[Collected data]
______________________________

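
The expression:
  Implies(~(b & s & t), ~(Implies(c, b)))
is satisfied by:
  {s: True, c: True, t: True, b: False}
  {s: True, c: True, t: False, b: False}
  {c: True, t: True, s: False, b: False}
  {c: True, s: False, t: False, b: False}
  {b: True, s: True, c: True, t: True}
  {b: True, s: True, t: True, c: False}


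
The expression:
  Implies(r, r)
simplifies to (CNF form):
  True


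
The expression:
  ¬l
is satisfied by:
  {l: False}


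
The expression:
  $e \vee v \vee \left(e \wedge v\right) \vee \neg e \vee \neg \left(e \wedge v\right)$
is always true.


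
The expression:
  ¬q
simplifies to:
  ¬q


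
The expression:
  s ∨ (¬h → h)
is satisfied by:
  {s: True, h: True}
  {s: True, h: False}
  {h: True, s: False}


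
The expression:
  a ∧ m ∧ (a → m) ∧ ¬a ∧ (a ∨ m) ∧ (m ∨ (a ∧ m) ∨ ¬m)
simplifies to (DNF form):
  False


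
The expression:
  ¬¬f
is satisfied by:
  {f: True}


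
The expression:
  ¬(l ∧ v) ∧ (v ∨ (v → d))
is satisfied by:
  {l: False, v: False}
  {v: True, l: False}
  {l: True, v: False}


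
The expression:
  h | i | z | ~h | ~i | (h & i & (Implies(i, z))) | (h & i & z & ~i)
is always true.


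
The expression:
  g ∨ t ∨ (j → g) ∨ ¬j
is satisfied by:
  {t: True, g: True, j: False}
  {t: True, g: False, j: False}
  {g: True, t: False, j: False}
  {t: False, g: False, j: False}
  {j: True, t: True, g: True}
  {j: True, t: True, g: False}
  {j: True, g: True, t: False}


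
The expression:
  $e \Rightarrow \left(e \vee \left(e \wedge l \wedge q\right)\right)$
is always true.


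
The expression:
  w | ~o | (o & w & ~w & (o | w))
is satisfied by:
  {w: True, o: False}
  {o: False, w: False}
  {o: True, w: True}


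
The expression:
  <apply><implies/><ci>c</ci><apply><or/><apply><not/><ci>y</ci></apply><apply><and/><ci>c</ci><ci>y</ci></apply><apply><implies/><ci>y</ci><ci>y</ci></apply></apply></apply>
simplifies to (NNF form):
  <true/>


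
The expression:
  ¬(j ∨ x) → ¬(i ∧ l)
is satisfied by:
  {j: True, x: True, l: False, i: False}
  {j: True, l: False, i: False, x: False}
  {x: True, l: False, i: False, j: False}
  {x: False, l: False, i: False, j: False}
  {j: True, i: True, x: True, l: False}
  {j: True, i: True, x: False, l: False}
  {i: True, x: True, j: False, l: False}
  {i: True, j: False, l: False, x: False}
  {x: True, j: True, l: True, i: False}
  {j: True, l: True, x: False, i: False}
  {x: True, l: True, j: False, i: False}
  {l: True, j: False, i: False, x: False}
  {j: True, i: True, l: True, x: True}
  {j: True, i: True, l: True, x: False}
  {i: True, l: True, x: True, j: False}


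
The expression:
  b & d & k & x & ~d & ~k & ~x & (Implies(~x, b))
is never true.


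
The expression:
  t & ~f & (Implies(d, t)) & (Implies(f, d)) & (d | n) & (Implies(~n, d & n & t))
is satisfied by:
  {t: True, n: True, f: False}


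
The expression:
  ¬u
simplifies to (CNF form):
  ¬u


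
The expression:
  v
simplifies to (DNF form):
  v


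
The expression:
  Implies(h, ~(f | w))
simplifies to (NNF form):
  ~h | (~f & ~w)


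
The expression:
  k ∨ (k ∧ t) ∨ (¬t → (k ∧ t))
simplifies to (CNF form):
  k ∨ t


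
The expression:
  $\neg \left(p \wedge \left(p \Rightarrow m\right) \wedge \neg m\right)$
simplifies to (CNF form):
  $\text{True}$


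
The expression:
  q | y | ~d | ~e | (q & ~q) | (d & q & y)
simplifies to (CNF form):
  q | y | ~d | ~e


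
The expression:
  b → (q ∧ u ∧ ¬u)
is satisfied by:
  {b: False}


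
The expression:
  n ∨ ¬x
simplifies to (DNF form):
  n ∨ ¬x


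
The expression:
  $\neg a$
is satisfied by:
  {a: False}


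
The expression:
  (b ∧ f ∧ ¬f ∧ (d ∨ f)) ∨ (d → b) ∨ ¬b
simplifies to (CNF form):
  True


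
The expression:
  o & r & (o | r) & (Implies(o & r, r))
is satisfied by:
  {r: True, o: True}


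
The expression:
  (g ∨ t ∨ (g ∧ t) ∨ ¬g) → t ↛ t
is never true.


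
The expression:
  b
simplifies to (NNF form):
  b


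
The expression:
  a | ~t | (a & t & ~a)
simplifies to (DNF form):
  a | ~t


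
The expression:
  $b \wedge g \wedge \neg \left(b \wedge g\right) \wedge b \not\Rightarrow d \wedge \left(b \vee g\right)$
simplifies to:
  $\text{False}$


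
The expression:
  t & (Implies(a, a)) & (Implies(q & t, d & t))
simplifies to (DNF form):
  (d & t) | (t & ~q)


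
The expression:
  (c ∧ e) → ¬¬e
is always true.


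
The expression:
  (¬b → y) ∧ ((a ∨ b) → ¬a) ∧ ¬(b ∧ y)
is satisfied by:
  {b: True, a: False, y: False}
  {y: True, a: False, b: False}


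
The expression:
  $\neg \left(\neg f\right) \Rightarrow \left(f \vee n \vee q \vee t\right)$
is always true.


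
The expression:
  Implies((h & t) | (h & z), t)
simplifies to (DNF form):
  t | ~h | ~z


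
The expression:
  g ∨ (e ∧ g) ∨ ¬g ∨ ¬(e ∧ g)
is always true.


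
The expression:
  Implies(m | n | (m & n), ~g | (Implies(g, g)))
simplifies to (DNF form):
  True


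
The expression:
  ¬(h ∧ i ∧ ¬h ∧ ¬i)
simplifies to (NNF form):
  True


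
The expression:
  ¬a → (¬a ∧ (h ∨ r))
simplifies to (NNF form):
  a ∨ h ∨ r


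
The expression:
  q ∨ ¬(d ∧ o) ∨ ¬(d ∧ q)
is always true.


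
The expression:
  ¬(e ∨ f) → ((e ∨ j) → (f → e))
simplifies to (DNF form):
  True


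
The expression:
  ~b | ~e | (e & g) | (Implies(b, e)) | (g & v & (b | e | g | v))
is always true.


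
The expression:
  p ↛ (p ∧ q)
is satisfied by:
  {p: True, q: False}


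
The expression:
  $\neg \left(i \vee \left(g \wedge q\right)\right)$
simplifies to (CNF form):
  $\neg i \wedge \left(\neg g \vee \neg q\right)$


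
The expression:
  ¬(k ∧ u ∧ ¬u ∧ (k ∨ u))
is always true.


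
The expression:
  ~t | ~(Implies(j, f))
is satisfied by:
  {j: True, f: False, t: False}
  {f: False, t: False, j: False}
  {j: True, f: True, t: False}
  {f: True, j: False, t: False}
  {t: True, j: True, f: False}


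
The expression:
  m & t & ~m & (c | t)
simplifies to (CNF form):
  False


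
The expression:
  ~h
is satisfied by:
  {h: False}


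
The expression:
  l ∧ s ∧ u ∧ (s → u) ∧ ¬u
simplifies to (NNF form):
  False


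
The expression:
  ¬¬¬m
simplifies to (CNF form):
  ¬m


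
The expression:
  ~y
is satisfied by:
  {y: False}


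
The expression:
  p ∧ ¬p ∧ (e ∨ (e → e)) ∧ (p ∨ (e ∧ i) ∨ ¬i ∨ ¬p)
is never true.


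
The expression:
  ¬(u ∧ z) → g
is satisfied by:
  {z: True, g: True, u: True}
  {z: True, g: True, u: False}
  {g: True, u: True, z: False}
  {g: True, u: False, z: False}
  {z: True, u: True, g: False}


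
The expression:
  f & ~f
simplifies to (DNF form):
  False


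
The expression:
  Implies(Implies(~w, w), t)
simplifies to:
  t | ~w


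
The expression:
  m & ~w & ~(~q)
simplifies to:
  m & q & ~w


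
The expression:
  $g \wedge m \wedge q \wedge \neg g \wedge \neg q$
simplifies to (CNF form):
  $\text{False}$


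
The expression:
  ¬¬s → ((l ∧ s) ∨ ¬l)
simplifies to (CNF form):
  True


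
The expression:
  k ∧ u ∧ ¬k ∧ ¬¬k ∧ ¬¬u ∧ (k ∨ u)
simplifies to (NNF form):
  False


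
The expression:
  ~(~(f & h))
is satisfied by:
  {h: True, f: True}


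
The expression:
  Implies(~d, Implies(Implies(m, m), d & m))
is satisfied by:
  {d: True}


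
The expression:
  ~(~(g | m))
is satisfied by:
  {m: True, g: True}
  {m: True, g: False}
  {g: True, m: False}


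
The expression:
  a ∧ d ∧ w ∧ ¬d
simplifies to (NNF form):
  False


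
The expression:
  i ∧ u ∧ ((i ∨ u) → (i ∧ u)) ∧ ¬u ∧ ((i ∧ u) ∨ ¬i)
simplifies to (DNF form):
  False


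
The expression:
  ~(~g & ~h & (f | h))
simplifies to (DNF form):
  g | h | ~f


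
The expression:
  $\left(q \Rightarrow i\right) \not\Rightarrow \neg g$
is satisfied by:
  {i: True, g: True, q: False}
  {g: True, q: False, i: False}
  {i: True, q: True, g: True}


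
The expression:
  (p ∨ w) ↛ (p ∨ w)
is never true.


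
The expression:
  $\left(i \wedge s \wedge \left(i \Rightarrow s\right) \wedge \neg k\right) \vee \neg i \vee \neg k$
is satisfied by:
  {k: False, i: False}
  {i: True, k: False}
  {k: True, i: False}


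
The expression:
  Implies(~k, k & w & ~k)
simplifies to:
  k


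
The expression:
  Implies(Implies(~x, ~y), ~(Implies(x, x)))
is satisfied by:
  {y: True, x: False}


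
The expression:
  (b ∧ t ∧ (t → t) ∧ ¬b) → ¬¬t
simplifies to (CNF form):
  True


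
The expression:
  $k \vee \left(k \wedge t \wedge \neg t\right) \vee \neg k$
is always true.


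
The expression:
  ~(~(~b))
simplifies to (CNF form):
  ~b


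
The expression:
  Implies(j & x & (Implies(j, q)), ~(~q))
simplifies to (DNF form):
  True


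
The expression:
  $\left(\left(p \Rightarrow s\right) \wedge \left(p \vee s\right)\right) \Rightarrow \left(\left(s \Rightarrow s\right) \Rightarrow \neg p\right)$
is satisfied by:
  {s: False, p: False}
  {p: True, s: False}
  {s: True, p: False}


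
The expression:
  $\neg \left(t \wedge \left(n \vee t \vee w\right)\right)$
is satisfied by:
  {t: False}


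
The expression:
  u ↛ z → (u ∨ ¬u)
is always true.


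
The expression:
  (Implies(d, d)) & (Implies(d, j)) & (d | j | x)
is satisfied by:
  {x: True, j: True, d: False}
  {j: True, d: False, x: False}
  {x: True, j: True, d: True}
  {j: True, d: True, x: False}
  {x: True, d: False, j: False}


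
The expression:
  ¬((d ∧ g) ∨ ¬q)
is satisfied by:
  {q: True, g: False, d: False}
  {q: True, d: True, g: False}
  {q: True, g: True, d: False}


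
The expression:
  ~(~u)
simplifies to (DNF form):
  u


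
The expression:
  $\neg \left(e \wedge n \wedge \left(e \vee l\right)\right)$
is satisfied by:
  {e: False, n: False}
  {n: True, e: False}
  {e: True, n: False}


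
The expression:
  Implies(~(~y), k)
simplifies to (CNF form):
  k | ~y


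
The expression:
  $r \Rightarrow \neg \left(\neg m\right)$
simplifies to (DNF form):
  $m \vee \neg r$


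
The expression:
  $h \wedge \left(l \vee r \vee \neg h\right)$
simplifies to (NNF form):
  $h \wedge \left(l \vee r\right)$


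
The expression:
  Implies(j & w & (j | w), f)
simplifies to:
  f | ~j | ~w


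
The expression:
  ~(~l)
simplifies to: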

______________________________

▶ [TASK TO CARRY OUT] Copy out each line of the entries above that holds "Rightarrow".

▶ [OUTPUT FOR THIS EXERCISE]
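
  $e \Rightarrow \left(e \vee \left(e \wedge l \wedge q\right)\right)$
  $\neg \left(p \wedge \left(p \Rightarrow m\right) \wedge \neg m\right)$
  $b \wedge g \wedge \neg \left(b \wedge g\right) \wedge b \not\Rightarrow d \wedge \left(b \vee g\right)$
  $\neg \left(\neg f\right) \Rightarrow \left(f \vee n \vee q \vee t\right)$
  $\left(q \Rightarrow i\right) \not\Rightarrow \neg g$
  $\left(i \wedge s \wedge \left(i \Rightarrow s\right) \wedge \neg k\right) \vee \neg i \vee \neg k$
  $\left(\left(p \Rightarrow s\right) \wedge \left(p \vee s\right)\right) \Rightarrow \left(\left(s \Rightarrow s\right) \Rightarrow \neg p\right)$
  $r \Rightarrow \neg \left(\neg m\right)$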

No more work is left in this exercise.